══ Data supplied
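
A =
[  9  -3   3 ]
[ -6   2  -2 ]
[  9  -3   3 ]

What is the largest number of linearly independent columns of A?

Row reduce to echelon form.
R2 ← R2 + (2/3)·R1: [0, 0, 0]
R3 ← R3 − R1: [0, 0, 0]
Echelon form has 1 nonzero row, so rank(A) = 1.
The rank gives the maximum number of linearly independent columns: 1.

1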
════
Work required: The answer must reproduce all of the entries exactly.

Solution for this exercise:
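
A =
[  9  -3   3 ]
[ -6   2  -2 ]
[  9  -3   3 ]

What is the largest number of linearly independent columns of A?

Row reduce to echelon form.
R2 ← R2 + (2/3)·R1: [0, 0, 0]
R3 ← R3 − R1: [0, 0, 0]
Echelon form has 1 nonzero row, so rank(A) = 1.
The rank gives the maximum number of linearly independent columns: 1.

1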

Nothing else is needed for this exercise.